(Stored data)

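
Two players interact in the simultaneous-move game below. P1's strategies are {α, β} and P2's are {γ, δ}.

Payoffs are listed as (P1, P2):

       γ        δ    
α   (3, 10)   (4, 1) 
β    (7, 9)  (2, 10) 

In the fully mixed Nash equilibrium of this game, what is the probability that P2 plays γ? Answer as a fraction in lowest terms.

Let q be the probability that P2 plays γ. In a completely mixed equilibrium, P1 must be indifferent between α and β.
P1's expected payoff from α is 3q + 4(1−q); from β it is 7q + 2(1−q).
Setting these equal: −q + 4 = 5q + 2, so q = 1/3.

1/3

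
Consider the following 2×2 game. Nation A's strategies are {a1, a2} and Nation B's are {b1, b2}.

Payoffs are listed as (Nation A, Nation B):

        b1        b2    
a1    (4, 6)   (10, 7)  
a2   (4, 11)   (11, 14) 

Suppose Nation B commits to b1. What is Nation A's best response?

Against b1, Nation A earns 4 from a1 and 4 from a2.
So either strategy is a best response.

either — both a1 and a2 are best responses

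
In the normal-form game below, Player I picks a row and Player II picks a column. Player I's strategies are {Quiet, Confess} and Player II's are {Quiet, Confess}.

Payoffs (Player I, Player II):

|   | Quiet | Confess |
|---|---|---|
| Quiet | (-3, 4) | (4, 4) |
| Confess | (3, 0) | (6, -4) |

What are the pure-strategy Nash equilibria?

(Quiet, Quiet): Player I prefers Confess (3 > -3) — not an equilibrium.
(Quiet, Confess): Player I prefers Confess (6 > 4) — not an equilibrium.
(Confess, Quiet): Player I gets 3 ≥ -3 from Quiet, and Player II gets 0 ≥ -4 from Confess — Nash equilibrium.
(Confess, Confess): Player II prefers Quiet (0 > -4) — not an equilibrium.

(Confess, Quiet)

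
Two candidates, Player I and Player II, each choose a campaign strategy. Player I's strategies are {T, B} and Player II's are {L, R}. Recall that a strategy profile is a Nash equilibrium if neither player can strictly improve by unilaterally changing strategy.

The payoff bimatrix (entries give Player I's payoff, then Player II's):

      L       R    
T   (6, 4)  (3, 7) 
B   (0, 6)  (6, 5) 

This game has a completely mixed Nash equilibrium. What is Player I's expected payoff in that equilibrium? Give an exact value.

4

First find q, the probability Player II plays L, from Player I's indifference between T and B: 6q + 3(1−q) = 6(1−q), giving q = 1/3.
Since Player I is indifferent in equilibrium, Player I's expected payoff equals the payoff from either row against (1/3, 2/3). Using T: 6(1/3) + 3(2/3) = 4.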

WHAT THE TASK REQUIRES
Write the records above out again, exactly as they are.

OUTPUT OF THE EXERCISE
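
Two players interact in the simultaneous-move game below. P1's strategies are {α, β} and P2's are {γ, δ}.

Payoffs are listed as (P1, P2):

       γ        δ    
α   (3, 10)   (4, 1) 
β    (7, 9)  (2, 10) 

In the fully mixed Nash equilibrium of this game, what is the probability that P2 plays γ? Answer as a fraction in lowest terms.

Let q be the probability that P2 plays γ. In a completely mixed equilibrium, P1 must be indifferent between α and β.
P1's expected payoff from α is 3q + 4(1−q); from β it is 7q + 2(1−q).
Setting these equal: −q + 4 = 5q + 2, so q = 1/3.

1/3

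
Consider the following 2×2 game. Nation A's strategies are {a1, a2} and Nation B's are {b1, b2}.

Payoffs are listed as (Nation A, Nation B):

        b1        b2    
a1    (4, 6)   (10, 7)  
a2   (4, 11)   (11, 14) 

Suppose Nation B commits to b1. What is Nation A's best response?

Against b1, Nation A earns 4 from a1 and 4 from a2.
So either strategy is a best response.

either — both a1 and a2 are best responses

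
In the normal-form game below, Player I picks a row and Player II picks a column. Player I's strategies are {Quiet, Confess} and Player II's are {Quiet, Confess}.

Payoffs (Player I, Player II):

|   | Quiet | Confess |
|---|---|---|
| Quiet | (-3, 4) | (4, 4) |
| Confess | (3, 0) | (6, -4) |

What are the pure-strategy Nash equilibria?

(Quiet, Quiet): Player I prefers Confess (3 > -3) — not an equilibrium.
(Quiet, Confess): Player I prefers Confess (6 > 4) — not an equilibrium.
(Confess, Quiet): Player I gets 3 ≥ -3 from Quiet, and Player II gets 0 ≥ -4 from Confess — Nash equilibrium.
(Confess, Confess): Player II prefers Quiet (0 > -4) — not an equilibrium.

(Confess, Quiet)

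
Two candidates, Player I and Player II, each choose a campaign strategy. Player I's strategies are {T, B} and Player II's are {L, R}. Recall that a strategy profile is a Nash equilibrium if neither player can strictly improve by unilaterally changing strategy.

The payoff bimatrix (entries give Player I's payoff, then Player II's):

      L       R    
T   (6, 4)  (3, 7) 
B   (0, 6)  (6, 5) 

This game has a completely mixed Nash equilibrium. What is Player I's expected payoff in that equilibrium? Give an exact value.

4

First find q, the probability Player II plays L, from Player I's indifference between T and B: 6q + 3(1−q) = 6(1−q), giving q = 1/3.
Since Player I is indifferent in equilibrium, Player I's expected payoff equals the payoff from either row against (1/3, 2/3). Using T: 6(1/3) + 3(2/3) = 4.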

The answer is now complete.